→ **Activity**
Every entry below must be transcribed exactly, with no line missing.
Exercise input Start Marker
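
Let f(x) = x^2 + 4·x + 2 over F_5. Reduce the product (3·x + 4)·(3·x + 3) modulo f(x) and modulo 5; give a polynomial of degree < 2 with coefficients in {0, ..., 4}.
Multiply as integer polynomials: a · b = 9·x^2 + 21·x + 12. Reducing coefficients mod 5: a · b ≡ 4·x^2 + x + 2. Now divide by f(x) = x^2 + 4·x + 2 in F_5[x], eliminating the leading term at each step:
  leading term 4·x^2: subtract (4)·f(x) = 4·x^2 + x + 3, leaving 4 (coefficients mod 5)
The degree is now < 2, so this is the remainder. Hence a · b ≡ 4 in F_5[x]/(f).

Final answer: a · b ≡ 4 (mod f(x))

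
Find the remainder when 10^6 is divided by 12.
4

Use repeated squaring. Binary(6) = 110. Walk through the bits of the exponent 6 left-to-right: at each bit after the leading one, square the running value, then multiply by 10 if the bit is 1 (always reducing mod 12):
  bit 1 = 1 (leading): start with 10.
  bit 2 = 1: square 10^2 = 100 ≡ 4; bit is 1, so multiply 4·10 = 40 ≡ 4 (mod 12).
  bit 3 = 0: square 4^2 = 16 ≡ 4 (mod 12).
Final value: 10^6 ≡ 4 (mod 12).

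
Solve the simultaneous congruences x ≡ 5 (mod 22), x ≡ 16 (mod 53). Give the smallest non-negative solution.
The moduli 22, 53 are pairwise coprime, so by the CRT there is a unique solution mod 22·53 = 1166.
Solve by successive substitution. Start with x ≡ 5 (mod 22).
  Combine with x ≡ 16 (mod 53): write x = 5 + 22·t and require 5 + 22·t ≡ 16 (mod 53), i.e. 22·t ≡ 16 − 5 ≡ 11 (mod 53). Since 22^(−1) ≡ 41 (mod 53), t ≡ 41·11 ≡ 27 (mod 53). So x ≡ 5 + 22·27 = 599 (mod 1166).
Unique solution in [0, 1166): x = 599.

Final answer: x ≡ 599 (mod 1166); the representative in [0, 1166) is 599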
Exercise input End Marker
→ **Response area**
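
Let f(x) = x^2 + 4·x + 2 over F_5. Reduce the product (3·x + 4)·(3·x + 3) modulo f(x) and modulo 5; give a polynomial of degree < 2 with coefficients in {0, ..., 4}.
Multiply as integer polynomials: a · b = 9·x^2 + 21·x + 12. Reducing coefficients mod 5: a · b ≡ 4·x^2 + x + 2. Now divide by f(x) = x^2 + 4·x + 2 in F_5[x], eliminating the leading term at each step:
  leading term 4·x^2: subtract (4)·f(x) = 4·x^2 + x + 3, leaving 4 (coefficients mod 5)
The degree is now < 2, so this is the remainder. Hence a · b ≡ 4 in F_5[x]/(f).

Final answer: a · b ≡ 4 (mod f(x))

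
Find the remainder when 10^6 is divided by 12.
4

Use repeated squaring. Binary(6) = 110. Walk through the bits of the exponent 6 left-to-right: at each bit after the leading one, square the running value, then multiply by 10 if the bit is 1 (always reducing mod 12):
  bit 1 = 1 (leading): start with 10.
  bit 2 = 1: square 10^2 = 100 ≡ 4; bit is 1, so multiply 4·10 = 40 ≡ 4 (mod 12).
  bit 3 = 0: square 4^2 = 16 ≡ 4 (mod 12).
Final value: 10^6 ≡ 4 (mod 12).

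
Solve the simultaneous congruences x ≡ 5 (mod 22), x ≡ 16 (mod 53). Give the smallest non-negative solution.
The moduli 22, 53 are pairwise coprime, so by the CRT there is a unique solution mod 22·53 = 1166.
Solve by successive substitution. Start with x ≡ 5 (mod 22).
  Combine with x ≡ 16 (mod 53): write x = 5 + 22·t and require 5 + 22·t ≡ 16 (mod 53), i.e. 22·t ≡ 16 − 5 ≡ 11 (mod 53). Since 22^(−1) ≡ 41 (mod 53), t ≡ 41·11 ≡ 27 (mod 53). So x ≡ 5 + 22·27 = 599 (mod 1166).
Unique solution in [0, 1166): x = 599.

Final answer: x ≡ 599 (mod 1166); the representative in [0, 1166) is 599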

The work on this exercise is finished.